*** Block opens ***

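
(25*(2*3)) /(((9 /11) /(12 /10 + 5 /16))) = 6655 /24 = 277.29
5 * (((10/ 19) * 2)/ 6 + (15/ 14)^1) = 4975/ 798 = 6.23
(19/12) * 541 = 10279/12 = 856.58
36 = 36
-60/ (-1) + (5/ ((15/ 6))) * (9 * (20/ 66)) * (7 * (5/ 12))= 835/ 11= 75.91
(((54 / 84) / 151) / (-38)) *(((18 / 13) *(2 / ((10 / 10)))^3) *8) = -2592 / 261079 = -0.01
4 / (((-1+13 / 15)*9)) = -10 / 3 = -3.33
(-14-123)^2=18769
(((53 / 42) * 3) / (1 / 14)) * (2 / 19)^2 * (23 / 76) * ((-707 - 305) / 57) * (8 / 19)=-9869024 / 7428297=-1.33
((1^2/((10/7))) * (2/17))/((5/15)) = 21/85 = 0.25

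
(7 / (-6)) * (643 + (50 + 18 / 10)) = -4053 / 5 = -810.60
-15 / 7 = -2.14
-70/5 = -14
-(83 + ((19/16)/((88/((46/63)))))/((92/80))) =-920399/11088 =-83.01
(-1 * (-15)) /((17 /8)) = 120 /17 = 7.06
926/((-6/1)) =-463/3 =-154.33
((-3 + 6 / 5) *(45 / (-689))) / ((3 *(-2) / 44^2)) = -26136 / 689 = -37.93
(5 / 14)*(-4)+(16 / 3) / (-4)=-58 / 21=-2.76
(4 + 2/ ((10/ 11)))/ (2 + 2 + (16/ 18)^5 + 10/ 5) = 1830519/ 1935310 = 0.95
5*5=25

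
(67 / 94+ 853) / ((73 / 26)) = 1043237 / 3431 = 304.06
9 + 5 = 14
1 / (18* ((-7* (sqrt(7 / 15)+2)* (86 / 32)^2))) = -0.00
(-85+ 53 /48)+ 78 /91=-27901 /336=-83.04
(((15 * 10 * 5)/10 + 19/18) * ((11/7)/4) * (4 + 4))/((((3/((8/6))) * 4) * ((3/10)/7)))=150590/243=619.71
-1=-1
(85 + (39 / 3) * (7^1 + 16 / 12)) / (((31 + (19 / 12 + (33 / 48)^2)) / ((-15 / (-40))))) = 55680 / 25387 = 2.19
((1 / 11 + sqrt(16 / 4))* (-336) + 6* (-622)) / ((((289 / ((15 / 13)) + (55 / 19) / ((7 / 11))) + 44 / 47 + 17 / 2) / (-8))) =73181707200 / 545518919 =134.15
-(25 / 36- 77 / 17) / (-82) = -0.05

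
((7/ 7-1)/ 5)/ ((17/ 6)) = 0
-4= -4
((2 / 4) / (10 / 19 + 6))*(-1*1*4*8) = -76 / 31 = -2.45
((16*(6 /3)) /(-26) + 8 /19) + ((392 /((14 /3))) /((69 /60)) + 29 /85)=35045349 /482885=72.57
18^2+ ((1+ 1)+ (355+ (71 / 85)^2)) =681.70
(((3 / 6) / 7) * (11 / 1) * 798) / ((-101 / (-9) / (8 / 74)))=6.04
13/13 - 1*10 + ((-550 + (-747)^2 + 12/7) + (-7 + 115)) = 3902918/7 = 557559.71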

*** Block closes ***
*** Block opens ***

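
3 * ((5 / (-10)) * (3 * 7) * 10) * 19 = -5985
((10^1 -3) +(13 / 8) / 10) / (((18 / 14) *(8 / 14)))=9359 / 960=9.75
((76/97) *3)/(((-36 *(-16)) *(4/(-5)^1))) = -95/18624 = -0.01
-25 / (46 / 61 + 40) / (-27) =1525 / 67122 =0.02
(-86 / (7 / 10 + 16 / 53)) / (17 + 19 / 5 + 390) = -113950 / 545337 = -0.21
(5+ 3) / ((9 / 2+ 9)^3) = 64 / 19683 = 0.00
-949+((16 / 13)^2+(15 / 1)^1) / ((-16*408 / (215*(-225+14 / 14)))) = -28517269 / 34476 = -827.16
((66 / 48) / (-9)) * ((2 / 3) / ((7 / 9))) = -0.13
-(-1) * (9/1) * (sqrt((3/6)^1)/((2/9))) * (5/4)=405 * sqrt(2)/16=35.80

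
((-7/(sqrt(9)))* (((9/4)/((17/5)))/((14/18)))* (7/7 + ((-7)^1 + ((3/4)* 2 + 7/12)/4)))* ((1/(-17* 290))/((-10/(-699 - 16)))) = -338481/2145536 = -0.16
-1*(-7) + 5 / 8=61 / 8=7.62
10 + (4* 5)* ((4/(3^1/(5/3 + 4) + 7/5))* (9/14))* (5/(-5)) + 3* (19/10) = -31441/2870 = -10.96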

*** Block closes ***
*** Block opens ***

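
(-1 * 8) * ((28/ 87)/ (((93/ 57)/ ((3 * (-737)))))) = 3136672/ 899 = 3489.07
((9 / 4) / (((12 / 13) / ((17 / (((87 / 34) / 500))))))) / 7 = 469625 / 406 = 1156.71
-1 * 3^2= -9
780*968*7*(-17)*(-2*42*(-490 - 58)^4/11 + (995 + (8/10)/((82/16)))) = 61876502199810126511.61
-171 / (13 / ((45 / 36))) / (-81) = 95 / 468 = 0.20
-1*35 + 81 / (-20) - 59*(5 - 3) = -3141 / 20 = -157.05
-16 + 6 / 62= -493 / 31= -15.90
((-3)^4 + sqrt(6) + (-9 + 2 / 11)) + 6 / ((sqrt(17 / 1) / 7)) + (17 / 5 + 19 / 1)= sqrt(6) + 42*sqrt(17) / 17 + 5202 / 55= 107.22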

*** Block closes ***

**Work instructions:** Extract exactly and only the lines above from the line containing "((10^1 -3) +(13" through the line containing "(5+ 3) / ((9 / 2+ 9)^3) = 64 / 19683 = 0.00", both end lines included.

**Task output:**
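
((10^1 -3) +(13 / 8) / 10) / (((18 / 14) *(8 / 14)))=9359 / 960=9.75
((76/97) *3)/(((-36 *(-16)) *(4/(-5)^1))) = -95/18624 = -0.01
-25 / (46 / 61 + 40) / (-27) =1525 / 67122 =0.02
(-86 / (7 / 10 + 16 / 53)) / (17 + 19 / 5 + 390) = -113950 / 545337 = -0.21
(5+ 3) / ((9 / 2+ 9)^3) = 64 / 19683 = 0.00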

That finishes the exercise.